Keeping every line intact, print the records that follow.

** EXERCISE INPUT follows **

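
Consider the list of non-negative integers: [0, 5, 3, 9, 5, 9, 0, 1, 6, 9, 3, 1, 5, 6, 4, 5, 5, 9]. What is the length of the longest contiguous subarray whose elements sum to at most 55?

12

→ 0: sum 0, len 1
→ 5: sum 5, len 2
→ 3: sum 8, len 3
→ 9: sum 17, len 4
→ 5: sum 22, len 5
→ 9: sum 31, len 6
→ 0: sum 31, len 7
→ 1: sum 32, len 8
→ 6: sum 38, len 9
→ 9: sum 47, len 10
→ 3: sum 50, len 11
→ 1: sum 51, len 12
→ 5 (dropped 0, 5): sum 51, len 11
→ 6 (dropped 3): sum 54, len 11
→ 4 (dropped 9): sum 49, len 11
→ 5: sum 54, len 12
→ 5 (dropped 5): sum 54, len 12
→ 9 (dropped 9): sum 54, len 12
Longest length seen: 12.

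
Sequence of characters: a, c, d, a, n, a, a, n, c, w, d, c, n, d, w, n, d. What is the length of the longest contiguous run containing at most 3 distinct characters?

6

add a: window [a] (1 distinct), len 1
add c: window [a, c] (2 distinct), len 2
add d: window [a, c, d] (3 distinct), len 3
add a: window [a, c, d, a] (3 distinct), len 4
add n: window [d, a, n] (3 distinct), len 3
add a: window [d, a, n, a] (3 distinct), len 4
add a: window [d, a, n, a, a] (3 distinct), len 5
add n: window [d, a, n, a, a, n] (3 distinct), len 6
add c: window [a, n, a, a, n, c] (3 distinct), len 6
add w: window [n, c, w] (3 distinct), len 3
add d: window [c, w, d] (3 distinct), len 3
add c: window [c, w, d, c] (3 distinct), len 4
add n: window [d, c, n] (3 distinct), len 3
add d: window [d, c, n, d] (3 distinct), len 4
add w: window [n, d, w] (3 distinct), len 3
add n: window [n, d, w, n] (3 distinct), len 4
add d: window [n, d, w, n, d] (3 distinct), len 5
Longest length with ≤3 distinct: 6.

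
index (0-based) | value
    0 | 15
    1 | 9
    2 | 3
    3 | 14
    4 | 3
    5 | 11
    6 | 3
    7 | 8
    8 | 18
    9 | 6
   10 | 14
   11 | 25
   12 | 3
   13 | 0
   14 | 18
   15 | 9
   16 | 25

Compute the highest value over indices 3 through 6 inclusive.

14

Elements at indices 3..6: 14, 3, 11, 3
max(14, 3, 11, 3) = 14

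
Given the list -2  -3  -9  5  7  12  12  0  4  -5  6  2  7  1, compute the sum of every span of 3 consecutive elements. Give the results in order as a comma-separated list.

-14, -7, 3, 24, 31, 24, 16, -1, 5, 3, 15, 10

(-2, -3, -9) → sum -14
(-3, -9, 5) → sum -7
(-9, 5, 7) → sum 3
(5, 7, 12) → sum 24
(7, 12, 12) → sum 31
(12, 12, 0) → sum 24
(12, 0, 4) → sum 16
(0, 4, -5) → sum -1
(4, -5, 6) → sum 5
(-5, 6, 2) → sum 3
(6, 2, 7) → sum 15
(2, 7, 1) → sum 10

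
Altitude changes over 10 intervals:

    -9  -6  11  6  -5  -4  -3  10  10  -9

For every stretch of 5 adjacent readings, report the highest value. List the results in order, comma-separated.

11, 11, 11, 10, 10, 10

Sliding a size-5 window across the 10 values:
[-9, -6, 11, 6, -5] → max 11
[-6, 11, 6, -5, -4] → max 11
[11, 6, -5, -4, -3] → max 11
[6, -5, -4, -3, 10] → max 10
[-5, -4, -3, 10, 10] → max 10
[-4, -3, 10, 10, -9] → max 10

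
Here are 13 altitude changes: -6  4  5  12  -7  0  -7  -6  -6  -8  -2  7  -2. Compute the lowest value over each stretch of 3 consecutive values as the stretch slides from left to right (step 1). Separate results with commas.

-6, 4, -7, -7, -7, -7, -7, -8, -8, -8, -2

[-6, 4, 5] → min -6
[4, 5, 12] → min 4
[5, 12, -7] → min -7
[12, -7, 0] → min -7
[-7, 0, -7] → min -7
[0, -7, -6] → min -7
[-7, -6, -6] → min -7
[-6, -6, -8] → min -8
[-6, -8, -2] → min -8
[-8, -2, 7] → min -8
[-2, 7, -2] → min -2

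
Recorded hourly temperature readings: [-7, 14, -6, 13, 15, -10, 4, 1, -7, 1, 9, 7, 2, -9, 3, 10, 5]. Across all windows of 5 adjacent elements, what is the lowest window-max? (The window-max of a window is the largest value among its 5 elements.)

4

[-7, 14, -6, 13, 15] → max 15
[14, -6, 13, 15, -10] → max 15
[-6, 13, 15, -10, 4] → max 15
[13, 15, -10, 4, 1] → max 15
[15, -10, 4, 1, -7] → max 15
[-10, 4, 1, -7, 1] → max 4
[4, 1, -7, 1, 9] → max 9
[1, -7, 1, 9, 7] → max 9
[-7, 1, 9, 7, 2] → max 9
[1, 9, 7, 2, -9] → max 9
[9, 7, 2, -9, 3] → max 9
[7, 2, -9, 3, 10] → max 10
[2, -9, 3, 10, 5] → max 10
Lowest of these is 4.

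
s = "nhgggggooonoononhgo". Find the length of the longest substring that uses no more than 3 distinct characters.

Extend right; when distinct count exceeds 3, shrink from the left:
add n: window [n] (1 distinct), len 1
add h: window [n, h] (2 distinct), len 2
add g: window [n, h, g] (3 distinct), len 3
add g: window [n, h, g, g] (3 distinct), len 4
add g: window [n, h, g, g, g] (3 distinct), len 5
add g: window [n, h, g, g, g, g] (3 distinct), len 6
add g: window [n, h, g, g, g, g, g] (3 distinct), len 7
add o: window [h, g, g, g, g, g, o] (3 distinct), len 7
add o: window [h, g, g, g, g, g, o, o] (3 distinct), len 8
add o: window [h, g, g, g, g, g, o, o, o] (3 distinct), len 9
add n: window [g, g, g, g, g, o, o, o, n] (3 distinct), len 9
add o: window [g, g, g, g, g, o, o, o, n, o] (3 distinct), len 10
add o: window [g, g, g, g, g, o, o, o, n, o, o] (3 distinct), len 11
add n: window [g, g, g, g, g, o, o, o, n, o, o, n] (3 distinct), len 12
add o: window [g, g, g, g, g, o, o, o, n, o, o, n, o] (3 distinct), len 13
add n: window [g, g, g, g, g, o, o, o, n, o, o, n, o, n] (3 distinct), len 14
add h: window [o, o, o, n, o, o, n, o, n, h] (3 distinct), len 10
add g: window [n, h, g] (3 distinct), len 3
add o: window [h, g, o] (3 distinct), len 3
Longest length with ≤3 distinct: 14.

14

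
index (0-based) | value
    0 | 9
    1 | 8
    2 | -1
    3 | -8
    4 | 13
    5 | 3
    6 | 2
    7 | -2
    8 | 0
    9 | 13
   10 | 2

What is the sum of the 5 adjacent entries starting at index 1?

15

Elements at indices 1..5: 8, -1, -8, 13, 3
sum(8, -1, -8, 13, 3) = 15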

** End of EXERCISE INPUT **

RESPONSE TO THIS TASK »
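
Consider the list of non-negative integers: [0, 5, 3, 9, 5, 9, 0, 1, 6, 9, 3, 1, 5, 6, 4, 5, 5, 9]. What is the length of the longest contiguous subarray whose elements sum to at most 55?

12

→ 0: sum 0, len 1
→ 5: sum 5, len 2
→ 3: sum 8, len 3
→ 9: sum 17, len 4
→ 5: sum 22, len 5
→ 9: sum 31, len 6
→ 0: sum 31, len 7
→ 1: sum 32, len 8
→ 6: sum 38, len 9
→ 9: sum 47, len 10
→ 3: sum 50, len 11
→ 1: sum 51, len 12
→ 5 (dropped 0, 5): sum 51, len 11
→ 6 (dropped 3): sum 54, len 11
→ 4 (dropped 9): sum 49, len 11
→ 5: sum 54, len 12
→ 5 (dropped 5): sum 54, len 12
→ 9 (dropped 9): sum 54, len 12
Longest length seen: 12.

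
Sequence of characters: a, c, d, a, n, a, a, n, c, w, d, c, n, d, w, n, d. What is the length of the longest contiguous run containing at most 3 distinct characters?

6

add a: window [a] (1 distinct), len 1
add c: window [a, c] (2 distinct), len 2
add d: window [a, c, d] (3 distinct), len 3
add a: window [a, c, d, a] (3 distinct), len 4
add n: window [d, a, n] (3 distinct), len 3
add a: window [d, a, n, a] (3 distinct), len 4
add a: window [d, a, n, a, a] (3 distinct), len 5
add n: window [d, a, n, a, a, n] (3 distinct), len 6
add c: window [a, n, a, a, n, c] (3 distinct), len 6
add w: window [n, c, w] (3 distinct), len 3
add d: window [c, w, d] (3 distinct), len 3
add c: window [c, w, d, c] (3 distinct), len 4
add n: window [d, c, n] (3 distinct), len 3
add d: window [d, c, n, d] (3 distinct), len 4
add w: window [n, d, w] (3 distinct), len 3
add n: window [n, d, w, n] (3 distinct), len 4
add d: window [n, d, w, n, d] (3 distinct), len 5
Longest length with ≤3 distinct: 6.

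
index (0-based) | value
    0 | 15
    1 | 9
    2 | 3
    3 | 14
    4 | 3
    5 | 11
    6 | 3
    7 | 8
    8 | 18
    9 | 6
   10 | 14
   11 | 25
   12 | 3
   13 | 0
   14 | 18
   15 | 9
   16 | 25

Compute the highest value over indices 3 through 6 inclusive.

14

Elements at indices 3..6: 14, 3, 11, 3
max(14, 3, 11, 3) = 14

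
Given the list -2  -3  -9  5  7  12  12  0  4  -5  6  2  7  1, compute the sum of every span of 3 consecutive elements. Give the results in order as a comma-separated list.

-14, -7, 3, 24, 31, 24, 16, -1, 5, 3, 15, 10

(-2, -3, -9) → sum -14
(-3, -9, 5) → sum -7
(-9, 5, 7) → sum 3
(5, 7, 12) → sum 24
(7, 12, 12) → sum 31
(12, 12, 0) → sum 24
(12, 0, 4) → sum 16
(0, 4, -5) → sum -1
(4, -5, 6) → sum 5
(-5, 6, 2) → sum 3
(6, 2, 7) → sum 15
(2, 7, 1) → sum 10

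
Altitude changes over 10 intervals:

    -9  -6  11  6  -5  -4  -3  10  10  -9

For every stretch of 5 adjacent readings, report the highest value. List the results in order, comma-separated.

11, 11, 11, 10, 10, 10

Sliding a size-5 window across the 10 values:
[-9, -6, 11, 6, -5] → max 11
[-6, 11, 6, -5, -4] → max 11
[11, 6, -5, -4, -3] → max 11
[6, -5, -4, -3, 10] → max 10
[-5, -4, -3, 10, 10] → max 10
[-4, -3, 10, 10, -9] → max 10

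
Here are 13 altitude changes: -6  4  5  12  -7  0  -7  -6  -6  -8  -2  7  -2. Compute the lowest value over each stretch of 3 consecutive values as the stretch slides from left to right (step 1). Separate results with commas.

-6, 4, -7, -7, -7, -7, -7, -8, -8, -8, -2

[-6, 4, 5] → min -6
[4, 5, 12] → min 4
[5, 12, -7] → min -7
[12, -7, 0] → min -7
[-7, 0, -7] → min -7
[0, -7, -6] → min -7
[-7, -6, -6] → min -7
[-6, -6, -8] → min -8
[-6, -8, -2] → min -8
[-8, -2, 7] → min -8
[-2, 7, -2] → min -2

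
Recorded hourly temperature readings: [-7, 14, -6, 13, 15, -10, 4, 1, -7, 1, 9, 7, 2, -9, 3, 10, 5]. Across all windows of 5 adjacent elements, what is the lowest window-max? (The window-max of a window is the largest value among its 5 elements.)

4

[-7, 14, -6, 13, 15] → max 15
[14, -6, 13, 15, -10] → max 15
[-6, 13, 15, -10, 4] → max 15
[13, 15, -10, 4, 1] → max 15
[15, -10, 4, 1, -7] → max 15
[-10, 4, 1, -7, 1] → max 4
[4, 1, -7, 1, 9] → max 9
[1, -7, 1, 9, 7] → max 9
[-7, 1, 9, 7, 2] → max 9
[1, 9, 7, 2, -9] → max 9
[9, 7, 2, -9, 3] → max 9
[7, 2, -9, 3, 10] → max 10
[2, -9, 3, 10, 5] → max 10
Lowest of these is 4.

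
s = "nhgggggooonoononhgo". Find the length of the longest substring that uses no more than 3 distinct characters.

Extend right; when distinct count exceeds 3, shrink from the left:
add n: window [n] (1 distinct), len 1
add h: window [n, h] (2 distinct), len 2
add g: window [n, h, g] (3 distinct), len 3
add g: window [n, h, g, g] (3 distinct), len 4
add g: window [n, h, g, g, g] (3 distinct), len 5
add g: window [n, h, g, g, g, g] (3 distinct), len 6
add g: window [n, h, g, g, g, g, g] (3 distinct), len 7
add o: window [h, g, g, g, g, g, o] (3 distinct), len 7
add o: window [h, g, g, g, g, g, o, o] (3 distinct), len 8
add o: window [h, g, g, g, g, g, o, o, o] (3 distinct), len 9
add n: window [g, g, g, g, g, o, o, o, n] (3 distinct), len 9
add o: window [g, g, g, g, g, o, o, o, n, o] (3 distinct), len 10
add o: window [g, g, g, g, g, o, o, o, n, o, o] (3 distinct), len 11
add n: window [g, g, g, g, g, o, o, o, n, o, o, n] (3 distinct), len 12
add o: window [g, g, g, g, g, o, o, o, n, o, o, n, o] (3 distinct), len 13
add n: window [g, g, g, g, g, o, o, o, n, o, o, n, o, n] (3 distinct), len 14
add h: window [o, o, o, n, o, o, n, o, n, h] (3 distinct), len 10
add g: window [n, h, g] (3 distinct), len 3
add o: window [h, g, o] (3 distinct), len 3
Longest length with ≤3 distinct: 14.

14

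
index (0-based) | value
    0 | 9
    1 | 8
    2 | -1
    3 | -8
    4 | 13
    5 | 3
    6 | 2
    7 | -2
    8 | 0
    9 | 13
   10 | 2

What is the sum of the 5 adjacent entries starting at index 1?

15

Elements at indices 1..5: 8, -1, -8, 13, 3
sum(8, -1, -8, 13, 3) = 15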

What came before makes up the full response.